§ **YOUR INSTRUCTIONS**
Below is a listing; repeat exactly the lines from the one containing "Two ride-hailing platforms" to the one containing "Three almond growers", both included.

SOURCE DATA: Begin

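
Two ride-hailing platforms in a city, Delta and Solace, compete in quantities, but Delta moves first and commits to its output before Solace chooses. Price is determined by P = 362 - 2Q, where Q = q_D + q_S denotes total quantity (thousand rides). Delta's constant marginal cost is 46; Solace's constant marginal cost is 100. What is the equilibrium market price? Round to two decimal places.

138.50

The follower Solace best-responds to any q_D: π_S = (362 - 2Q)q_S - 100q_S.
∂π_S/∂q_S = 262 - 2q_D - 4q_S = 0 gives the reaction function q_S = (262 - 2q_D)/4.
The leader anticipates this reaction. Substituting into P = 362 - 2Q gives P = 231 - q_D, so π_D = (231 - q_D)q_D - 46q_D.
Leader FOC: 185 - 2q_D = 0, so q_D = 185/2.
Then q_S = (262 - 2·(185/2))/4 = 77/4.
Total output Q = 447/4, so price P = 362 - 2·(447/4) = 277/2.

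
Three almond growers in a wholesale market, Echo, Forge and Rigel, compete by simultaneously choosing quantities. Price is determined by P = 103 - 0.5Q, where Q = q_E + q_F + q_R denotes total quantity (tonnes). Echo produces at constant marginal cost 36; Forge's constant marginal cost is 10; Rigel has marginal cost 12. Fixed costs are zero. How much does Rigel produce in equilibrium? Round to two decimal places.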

SOURCE DATA: End
SOURCE DATA: Begin

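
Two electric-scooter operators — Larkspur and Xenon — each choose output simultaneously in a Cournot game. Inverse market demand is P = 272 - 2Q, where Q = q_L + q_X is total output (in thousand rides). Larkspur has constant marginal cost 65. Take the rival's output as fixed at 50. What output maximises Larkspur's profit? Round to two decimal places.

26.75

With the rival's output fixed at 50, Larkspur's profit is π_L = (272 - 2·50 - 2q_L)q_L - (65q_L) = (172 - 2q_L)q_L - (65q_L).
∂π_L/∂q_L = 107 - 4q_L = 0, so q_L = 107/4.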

SOURCE DATA: End

§ **SOLUTION FOR THIS TASK**
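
Two ride-hailing platforms in a city, Delta and Solace, compete in quantities, but Delta moves first and commits to its output before Solace chooses. Price is determined by P = 362 - 2Q, where Q = q_D + q_S denotes total quantity (thousand rides). Delta's constant marginal cost is 46; Solace's constant marginal cost is 100. What is the equilibrium market price? Round to two decimal places.

138.50

The follower Solace best-responds to any q_D: π_S = (362 - 2Q)q_S - 100q_S.
∂π_S/∂q_S = 262 - 2q_D - 4q_S = 0 gives the reaction function q_S = (262 - 2q_D)/4.
The leader anticipates this reaction. Substituting into P = 362 - 2Q gives P = 231 - q_D, so π_D = (231 - q_D)q_D - 46q_D.
Leader FOC: 185 - 2q_D = 0, so q_D = 185/2.
Then q_S = (262 - 2·(185/2))/4 = 77/4.
Total output Q = 447/4, so price P = 362 - 2·(447/4) = 277/2.

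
Three almond growers in a wholesale market, Echo, Forge and Rigel, compete by simultaneously choosing quantities. Price is determined by P = 103 - 0.5Q, where Q = q_E + q_F + q_R denotes total quantity (tonnes). Echo produces at constant marginal cost 36; Forge's constant marginal cost is 10; Rigel has marginal cost 12. Fixed costs are zero. How much does Rigel produce in equilibrium? Round to two decimal places.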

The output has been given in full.